● Task
The result should be the lines from the one holding "- Z-8: (12.58, 3.98)" to the final line of the records, retyped exactly.

___ Data for this task

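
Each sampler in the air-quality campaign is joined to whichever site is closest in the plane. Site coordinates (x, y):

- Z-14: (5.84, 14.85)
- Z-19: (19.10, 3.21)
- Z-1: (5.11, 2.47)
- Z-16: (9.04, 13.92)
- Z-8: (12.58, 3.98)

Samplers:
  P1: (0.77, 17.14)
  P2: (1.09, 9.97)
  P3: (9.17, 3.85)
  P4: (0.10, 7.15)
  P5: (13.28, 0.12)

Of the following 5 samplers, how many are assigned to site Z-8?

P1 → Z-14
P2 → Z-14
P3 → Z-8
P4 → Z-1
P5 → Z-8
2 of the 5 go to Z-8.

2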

______

● Answer space
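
- Z-8: (12.58, 3.98)

Samplers:
  P1: (0.77, 17.14)
  P2: (1.09, 9.97)
  P3: (9.17, 3.85)
  P4: (0.10, 7.15)
  P5: (13.28, 0.12)

Of the following 5 samplers, how many are assigned to site Z-8?

P1 → Z-14
P2 → Z-14
P3 → Z-8
P4 → Z-1
P5 → Z-8
2 of the 5 go to Z-8.

2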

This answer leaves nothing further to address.